(Your goal) Scan the entries that follow and copy out every line containing "convex".

Top of Information shown

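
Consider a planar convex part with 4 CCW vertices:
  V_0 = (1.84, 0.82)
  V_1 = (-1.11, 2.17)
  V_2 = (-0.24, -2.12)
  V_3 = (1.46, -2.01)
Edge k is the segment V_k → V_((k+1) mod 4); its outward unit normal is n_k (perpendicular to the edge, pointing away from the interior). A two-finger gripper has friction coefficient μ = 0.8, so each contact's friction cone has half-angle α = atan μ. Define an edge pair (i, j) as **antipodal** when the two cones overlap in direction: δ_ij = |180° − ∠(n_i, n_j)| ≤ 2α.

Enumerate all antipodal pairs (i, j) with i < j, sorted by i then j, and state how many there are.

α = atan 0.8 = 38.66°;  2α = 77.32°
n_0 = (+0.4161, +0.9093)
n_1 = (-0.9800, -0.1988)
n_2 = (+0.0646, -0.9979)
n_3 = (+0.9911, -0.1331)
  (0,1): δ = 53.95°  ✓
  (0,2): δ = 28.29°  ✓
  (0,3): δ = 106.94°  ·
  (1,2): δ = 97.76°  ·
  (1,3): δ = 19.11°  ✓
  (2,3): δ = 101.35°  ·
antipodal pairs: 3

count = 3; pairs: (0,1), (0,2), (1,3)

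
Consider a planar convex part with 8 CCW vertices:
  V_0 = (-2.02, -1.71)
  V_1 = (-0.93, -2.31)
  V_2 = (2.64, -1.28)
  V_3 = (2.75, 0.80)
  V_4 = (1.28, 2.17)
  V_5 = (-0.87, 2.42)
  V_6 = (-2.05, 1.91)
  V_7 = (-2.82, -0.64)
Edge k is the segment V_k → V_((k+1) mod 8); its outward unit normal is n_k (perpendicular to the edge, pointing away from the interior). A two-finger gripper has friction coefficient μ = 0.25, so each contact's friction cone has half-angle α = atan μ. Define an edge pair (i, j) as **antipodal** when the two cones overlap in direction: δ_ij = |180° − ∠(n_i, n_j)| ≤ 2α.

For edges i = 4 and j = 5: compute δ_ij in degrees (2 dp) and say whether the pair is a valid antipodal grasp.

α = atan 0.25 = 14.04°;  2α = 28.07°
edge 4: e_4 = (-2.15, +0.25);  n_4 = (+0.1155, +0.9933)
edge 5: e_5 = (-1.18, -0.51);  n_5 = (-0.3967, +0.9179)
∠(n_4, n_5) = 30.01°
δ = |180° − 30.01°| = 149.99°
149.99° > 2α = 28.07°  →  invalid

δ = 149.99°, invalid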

Bottom of Information shown

(Answer section)
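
Consider a planar convex part with 4 CCW vertices:
Consider a planar convex part with 8 CCW vertices: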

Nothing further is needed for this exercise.